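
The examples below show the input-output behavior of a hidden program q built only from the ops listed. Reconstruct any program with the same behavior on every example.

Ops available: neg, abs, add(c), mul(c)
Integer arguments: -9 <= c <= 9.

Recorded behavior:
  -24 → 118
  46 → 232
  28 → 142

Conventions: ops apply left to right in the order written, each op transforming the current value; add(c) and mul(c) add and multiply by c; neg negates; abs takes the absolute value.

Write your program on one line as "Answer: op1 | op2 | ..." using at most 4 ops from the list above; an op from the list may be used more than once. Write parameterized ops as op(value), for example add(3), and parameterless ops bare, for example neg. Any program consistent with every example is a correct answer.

mul(-5) | add(-2) | abs

Check, running the answer program on each example:
  -24 -> 120 -> 118 -> 118
  46 -> -230 -> -232 -> 232
  28 -> -140 -> -142 -> 142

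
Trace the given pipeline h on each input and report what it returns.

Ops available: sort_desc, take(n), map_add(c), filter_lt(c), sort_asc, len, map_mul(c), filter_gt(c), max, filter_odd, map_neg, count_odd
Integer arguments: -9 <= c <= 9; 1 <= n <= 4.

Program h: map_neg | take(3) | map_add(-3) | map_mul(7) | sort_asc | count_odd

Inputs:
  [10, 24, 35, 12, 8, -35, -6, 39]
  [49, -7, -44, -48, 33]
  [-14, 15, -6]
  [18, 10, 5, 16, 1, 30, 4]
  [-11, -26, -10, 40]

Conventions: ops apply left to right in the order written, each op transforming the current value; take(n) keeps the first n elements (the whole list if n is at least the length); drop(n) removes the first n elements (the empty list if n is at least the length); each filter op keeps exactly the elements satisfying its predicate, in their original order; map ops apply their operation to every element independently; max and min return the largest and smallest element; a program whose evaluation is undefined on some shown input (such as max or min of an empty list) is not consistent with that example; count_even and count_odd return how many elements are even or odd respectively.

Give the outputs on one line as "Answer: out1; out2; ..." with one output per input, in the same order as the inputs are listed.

Execution, op by op:
  [10, 24, 35, 12, 8, -35, -6, 39] -> [-10, -24, -35, -12, -8, 35, 6, -39] -> [-10, -24, -35] -> [-13, -27, -38] -> [-91, -189, -266] -> [-266, -189, -91] -> 2
  [49, -7, -44, -48, 33] -> [-49, 7, 44, 48, -33] -> [-49, 7, 44] -> [-52, 4, 41] -> [-364, 28, 287] -> [-364, 28, 287] -> 1
  [-14, 15, -6] -> [14, -15, 6] -> [14, -15, 6] -> [11, -18, 3] -> [77, -126, 21] -> [-126, 21, 77] -> 2
  [18, 10, 5, 16, 1, 30, 4] -> [-18, -10, -5, -16, -1, -30, -4] -> [-18, -10, -5] -> [-21, -13, -8] -> [-147, -91, -56] -> [-147, -91, -56] -> 2
  [-11, -26, -10, 40] -> [11, 26, 10, -40] -> [11, 26, 10] -> [8, 23, 7] -> [56, 161, 49] -> [49, 56, 161] -> 2

2; 1; 2; 2; 2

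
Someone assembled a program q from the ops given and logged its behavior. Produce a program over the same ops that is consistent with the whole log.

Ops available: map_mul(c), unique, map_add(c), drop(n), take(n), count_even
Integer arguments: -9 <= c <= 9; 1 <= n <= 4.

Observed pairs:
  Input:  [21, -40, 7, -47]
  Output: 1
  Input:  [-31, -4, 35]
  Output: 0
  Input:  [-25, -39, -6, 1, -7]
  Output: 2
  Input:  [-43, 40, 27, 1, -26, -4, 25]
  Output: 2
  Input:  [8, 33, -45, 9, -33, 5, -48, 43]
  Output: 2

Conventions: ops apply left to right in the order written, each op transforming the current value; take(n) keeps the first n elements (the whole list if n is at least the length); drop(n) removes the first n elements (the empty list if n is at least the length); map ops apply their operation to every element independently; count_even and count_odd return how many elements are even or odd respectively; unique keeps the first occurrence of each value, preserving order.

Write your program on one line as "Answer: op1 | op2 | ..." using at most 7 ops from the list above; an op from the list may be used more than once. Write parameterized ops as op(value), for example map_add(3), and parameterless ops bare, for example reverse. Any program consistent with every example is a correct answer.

map_add(-4) | map_mul(-6) | drop(3) | map_mul(6) | take(2) | count_even

Check, running the answer program on each example:
  [21, -40, 7, -47] -> [17, -44, 3, -51] -> [-102, 264, -18, 306] -> [306] -> [1836] -> [1836] -> 1
  [-31, -4, 35] -> [-35, -8, 31] -> [210, 48, -186] -> [] -> [] -> [] -> 0
  [-25, -39, -6, 1, -7] -> [-29, -43, -10, -3, -11] -> [174, 258, 60, 18, 66] -> [18, 66] -> [108, 396] -> [108, 396] -> 2
  [-43, 40, 27, 1, -26, -4, 25] -> [-47, 36, 23, -3, -30, -8, 21] -> [282, -216, -138, 18, 180, 48, -126] -> [18, 180, 48, -126] -> [108, 1080, 288, -756] -> [108, 1080] -> 2
  [8, 33, -45, 9, -33, 5, -48, 43] -> [4, 29, -49, 5, -37, 1, -52, 39] -> [-24, -174, 294, -30, 222, -6, 312, -234] -> [-30, 222, -6, 312, -234] -> [-180, 1332, -36, 1872, -1404] -> [-180, 1332] -> 2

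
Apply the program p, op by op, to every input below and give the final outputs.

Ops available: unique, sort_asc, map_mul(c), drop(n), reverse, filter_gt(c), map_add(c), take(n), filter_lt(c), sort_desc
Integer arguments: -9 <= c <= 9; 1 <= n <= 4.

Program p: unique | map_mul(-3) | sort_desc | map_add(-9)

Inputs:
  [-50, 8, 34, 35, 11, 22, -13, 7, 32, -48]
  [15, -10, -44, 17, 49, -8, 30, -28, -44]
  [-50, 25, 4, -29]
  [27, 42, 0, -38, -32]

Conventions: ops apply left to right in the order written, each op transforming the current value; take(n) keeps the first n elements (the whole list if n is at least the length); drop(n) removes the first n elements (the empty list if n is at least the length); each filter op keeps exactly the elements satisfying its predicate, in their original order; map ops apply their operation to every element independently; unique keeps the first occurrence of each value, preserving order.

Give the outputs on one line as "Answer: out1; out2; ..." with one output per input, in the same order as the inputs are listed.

Execution, op by op:
  [-50, 8, 34, 35, 11, 22, -13, 7, 32, -48] -> [-50, 8, 34, 35, 11, 22, -13, 7, 32, -48] -> [150, -24, -102, -105, -33, -66, 39, -21, -96, 144] -> [150, 144, 39, -21, -24, -33, -66, -96, -102, -105] -> [141, 135, 30, -30, -33, -42, -75, -105, -111, -114]
  [15, -10, -44, 17, 49, -8, 30, -28, -44] -> [15, -10, -44, 17, 49, -8, 30, -28] -> [-45, 30, 132, -51, -147, 24, -90, 84] -> [132, 84, 30, 24, -45, -51, -90, -147] -> [123, 75, 21, 15, -54, -60, -99, -156]
  [-50, 25, 4, -29] -> [-50, 25, 4, -29] -> [150, -75, -12, 87] -> [150, 87, -12, -75] -> [141, 78, -21, -84]
  [27, 42, 0, -38, -32] -> [27, 42, 0, -38, -32] -> [-81, -126, 0, 114, 96] -> [114, 96, 0, -81, -126] -> [105, 87, -9, -90, -135]

[141, 135, 30, -30, -33, -42, -75, -105, -111, -114]; [123, 75, 21, 15, -54, -60, -99, -156]; [141, 78, -21, -84]; [105, 87, -9, -90, -135]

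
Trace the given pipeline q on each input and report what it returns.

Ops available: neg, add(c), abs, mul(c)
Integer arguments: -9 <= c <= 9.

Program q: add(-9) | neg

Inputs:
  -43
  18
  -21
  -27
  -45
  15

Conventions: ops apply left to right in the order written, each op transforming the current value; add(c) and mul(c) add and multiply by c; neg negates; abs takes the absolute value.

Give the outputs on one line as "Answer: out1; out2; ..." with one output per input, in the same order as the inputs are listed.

Execution, op by op:
  -43 -> -52 -> 52
  18 -> 9 -> -9
  -21 -> -30 -> 30
  -27 -> -36 -> 36
  -45 -> -54 -> 54
  15 -> 6 -> -6

52; -9; 30; 36; 54; -6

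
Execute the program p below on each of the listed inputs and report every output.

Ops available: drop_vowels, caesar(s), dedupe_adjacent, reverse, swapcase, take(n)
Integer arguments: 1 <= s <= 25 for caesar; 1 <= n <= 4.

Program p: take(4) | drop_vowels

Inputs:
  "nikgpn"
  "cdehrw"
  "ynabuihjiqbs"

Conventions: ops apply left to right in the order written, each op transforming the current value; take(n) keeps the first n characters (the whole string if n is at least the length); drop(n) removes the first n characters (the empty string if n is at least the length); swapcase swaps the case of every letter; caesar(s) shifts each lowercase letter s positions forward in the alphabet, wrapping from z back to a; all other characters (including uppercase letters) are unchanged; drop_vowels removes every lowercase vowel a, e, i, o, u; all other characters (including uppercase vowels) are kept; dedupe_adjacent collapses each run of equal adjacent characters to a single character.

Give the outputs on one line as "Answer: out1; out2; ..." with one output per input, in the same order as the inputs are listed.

"nkg"; "cdh"; "ynb"

Execution, op by op:
  "nikgpn" -> "nikg" -> "nkg"
  "cdehrw" -> "cdeh" -> "cdh"
  "ynabuihjiqbs" -> "ynab" -> "ynb"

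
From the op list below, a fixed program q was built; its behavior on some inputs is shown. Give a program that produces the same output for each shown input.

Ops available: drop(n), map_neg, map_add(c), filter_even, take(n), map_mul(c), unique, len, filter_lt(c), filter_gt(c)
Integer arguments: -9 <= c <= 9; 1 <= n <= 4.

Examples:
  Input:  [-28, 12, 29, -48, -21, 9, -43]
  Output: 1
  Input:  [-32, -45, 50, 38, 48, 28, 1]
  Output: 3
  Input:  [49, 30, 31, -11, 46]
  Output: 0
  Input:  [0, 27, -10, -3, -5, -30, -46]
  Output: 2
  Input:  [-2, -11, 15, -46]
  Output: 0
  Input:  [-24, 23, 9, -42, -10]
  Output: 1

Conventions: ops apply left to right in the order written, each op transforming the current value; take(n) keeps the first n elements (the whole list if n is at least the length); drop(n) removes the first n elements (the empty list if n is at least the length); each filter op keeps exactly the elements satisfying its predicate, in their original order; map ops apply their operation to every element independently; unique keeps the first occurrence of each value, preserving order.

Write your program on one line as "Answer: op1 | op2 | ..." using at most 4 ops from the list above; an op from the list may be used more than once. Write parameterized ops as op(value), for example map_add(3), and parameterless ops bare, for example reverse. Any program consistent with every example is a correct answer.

filter_even | drop(2) | len

Check, running the answer program on each example:
  [-28, 12, 29, -48, -21, 9, -43] -> [-28, 12, -48] -> [-48] -> 1
  [-32, -45, 50, 38, 48, 28, 1] -> [-32, 50, 38, 48, 28] -> [38, 48, 28] -> 3
  [49, 30, 31, -11, 46] -> [30, 46] -> [] -> 0
  [0, 27, -10, -3, -5, -30, -46] -> [0, -10, -30, -46] -> [-30, -46] -> 2
  [-2, -11, 15, -46] -> [-2, -46] -> [] -> 0
  [-24, 23, 9, -42, -10] -> [-24, -42, -10] -> [-10] -> 1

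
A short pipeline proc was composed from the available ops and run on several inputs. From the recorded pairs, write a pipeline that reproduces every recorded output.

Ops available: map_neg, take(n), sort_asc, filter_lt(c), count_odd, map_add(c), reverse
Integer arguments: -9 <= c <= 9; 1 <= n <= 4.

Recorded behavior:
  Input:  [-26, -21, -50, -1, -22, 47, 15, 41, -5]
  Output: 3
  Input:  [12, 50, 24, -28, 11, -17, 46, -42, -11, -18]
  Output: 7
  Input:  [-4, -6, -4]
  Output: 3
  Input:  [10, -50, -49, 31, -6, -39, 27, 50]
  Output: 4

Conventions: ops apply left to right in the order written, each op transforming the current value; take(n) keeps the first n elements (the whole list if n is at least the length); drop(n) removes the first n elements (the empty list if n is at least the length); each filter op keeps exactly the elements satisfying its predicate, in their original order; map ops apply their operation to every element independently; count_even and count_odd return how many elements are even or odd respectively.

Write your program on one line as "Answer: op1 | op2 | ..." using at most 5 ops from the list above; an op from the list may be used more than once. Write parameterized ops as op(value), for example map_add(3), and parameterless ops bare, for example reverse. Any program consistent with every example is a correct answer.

reverse | sort_asc | map_add(-2) | map_add(-3) | count_odd

Check, running the answer program on each example:
  [-26, -21, -50, -1, -22, 47, 15, 41, -5] -> [-5, 41, 15, 47, -22, -1, -50, -21, -26] -> [-50, -26, -22, -21, -5, -1, 15, 41, 47] -> [-52, -28, -24, -23, -7, -3, 13, 39, 45] -> [-55, -31, -27, -26, -10, -6, 10, 36, 42] -> 3
  [12, 50, 24, -28, 11, -17, 46, -42, -11, -18] -> [-18, -11, -42, 46, -17, 11, -28, 24, 50, 12] -> [-42, -28, -18, -17, -11, 11, 12, 24, 46, 50] -> [-44, -30, -20, -19, -13, 9, 10, 22, 44, 48] -> [-47, -33, -23, -22, -16, 6, 7, 19, 41, 45] -> 7
  [-4, -6, -4] -> [-4, -6, -4] -> [-6, -4, -4] -> [-8, -6, -6] -> [-11, -9, -9] -> 3
  [10, -50, -49, 31, -6, -39, 27, 50] -> [50, 27, -39, -6, 31, -49, -50, 10] -> [-50, -49, -39, -6, 10, 27, 31, 50] -> [-52, -51, -41, -8, 8, 25, 29, 48] -> [-55, -54, -44, -11, 5, 22, 26, 45] -> 4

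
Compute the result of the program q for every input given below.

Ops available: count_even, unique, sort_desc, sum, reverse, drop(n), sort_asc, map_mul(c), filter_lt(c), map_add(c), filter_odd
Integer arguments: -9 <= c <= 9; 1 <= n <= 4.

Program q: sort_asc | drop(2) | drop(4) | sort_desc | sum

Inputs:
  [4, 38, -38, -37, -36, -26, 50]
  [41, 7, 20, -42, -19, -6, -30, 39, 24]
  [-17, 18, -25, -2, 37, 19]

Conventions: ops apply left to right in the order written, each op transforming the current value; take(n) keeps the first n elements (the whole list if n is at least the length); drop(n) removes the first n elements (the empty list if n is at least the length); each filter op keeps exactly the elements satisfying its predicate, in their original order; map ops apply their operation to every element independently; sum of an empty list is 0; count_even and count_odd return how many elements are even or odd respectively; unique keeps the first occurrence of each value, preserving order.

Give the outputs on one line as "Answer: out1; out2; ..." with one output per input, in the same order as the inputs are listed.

Execution, op by op:
  [4, 38, -38, -37, -36, -26, 50] -> [-38, -37, -36, -26, 4, 38, 50] -> [-36, -26, 4, 38, 50] -> [50] -> [50] -> 50
  [41, 7, 20, -42, -19, -6, -30, 39, 24] -> [-42, -30, -19, -6, 7, 20, 24, 39, 41] -> [-19, -6, 7, 20, 24, 39, 41] -> [24, 39, 41] -> [41, 39, 24] -> 104
  [-17, 18, -25, -2, 37, 19] -> [-25, -17, -2, 18, 19, 37] -> [-2, 18, 19, 37] -> [] -> [] -> 0

50; 104; 0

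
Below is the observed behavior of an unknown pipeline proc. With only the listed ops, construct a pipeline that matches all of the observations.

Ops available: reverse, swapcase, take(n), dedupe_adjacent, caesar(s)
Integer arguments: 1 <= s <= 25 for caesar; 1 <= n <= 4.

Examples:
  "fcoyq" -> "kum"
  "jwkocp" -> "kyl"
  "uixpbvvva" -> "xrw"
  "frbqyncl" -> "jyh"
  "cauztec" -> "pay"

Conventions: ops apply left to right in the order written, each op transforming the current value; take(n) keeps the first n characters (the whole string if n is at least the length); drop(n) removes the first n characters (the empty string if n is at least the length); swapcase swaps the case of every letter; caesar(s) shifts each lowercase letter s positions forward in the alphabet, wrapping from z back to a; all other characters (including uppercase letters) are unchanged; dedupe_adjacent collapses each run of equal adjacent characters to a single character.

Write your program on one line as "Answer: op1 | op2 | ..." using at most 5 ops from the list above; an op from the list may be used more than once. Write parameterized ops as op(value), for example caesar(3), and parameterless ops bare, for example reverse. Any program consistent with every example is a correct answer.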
------------------------------------------------------------------------
## ACTION ITEM
Copy out every line of the entries where the string "report" shows up.

## RESPONSE TO THE TASK
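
Trace the given pipeline h on each input and report what it returns.
Trace the given pipeline q on each input and report what it returns.
Execute the program p below on each of the listed inputs and report every output.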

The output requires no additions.